BEGIN Provided records

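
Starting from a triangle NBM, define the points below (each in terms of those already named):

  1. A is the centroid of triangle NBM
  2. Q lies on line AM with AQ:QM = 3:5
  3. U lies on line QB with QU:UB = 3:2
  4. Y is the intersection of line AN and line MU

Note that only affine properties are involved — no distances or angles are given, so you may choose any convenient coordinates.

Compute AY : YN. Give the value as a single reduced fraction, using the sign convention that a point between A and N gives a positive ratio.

AY:YN = -12/41

Assign N = (0, 0), B = (1, 0), M = (0, 1) — the answer is frame-independent, so this choice is without loss of generality.
1. A is the centroid of triangle NBM ⇒ A = (1/3, 1/3)
2. Q lies on line AM with AQ:QM = 3:5 ⇒ Q = (5/24, 7/12)
3. U lies on line QB with QU:UB = 3:2 ⇒ U = (41/60, 7/30)
4. Y is the intersection of line AN and line MU ⇒ Y = (41/87, 41/87)
Y = A + t·(N−A) with t = -12/29, so AY:YN = t:(1−t) = -12/29:41/29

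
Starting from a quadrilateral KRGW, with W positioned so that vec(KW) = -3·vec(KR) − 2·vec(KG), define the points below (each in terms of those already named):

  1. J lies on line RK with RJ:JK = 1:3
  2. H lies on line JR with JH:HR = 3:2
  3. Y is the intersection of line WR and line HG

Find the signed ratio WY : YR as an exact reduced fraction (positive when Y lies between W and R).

Assign K = (0, 0), R = (1, 0), G = (0, 1), W = (-3, -2) — the answer is frame-independent, so this choice is without loss of generality.
1. J lies on line RK with RJ:JK = 1:3 ⇒ J = (3/4, 0)
2. H lies on line JR with JH:HR = 3:2 ⇒ H = (9/10, 0)
3. Y is the intersection of line WR and line HG ⇒ Y = (27/29, -1/29)
Y = W + t·(R−W) with t = 57/58, so WY:YR = t:(1−t) = 57/58:1/58

WY:YR = 57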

END Provided records

* [Exercise goal]: State the number of lines in the records that contain the string "below". Nothing else is needed.

* [Task solution]: 2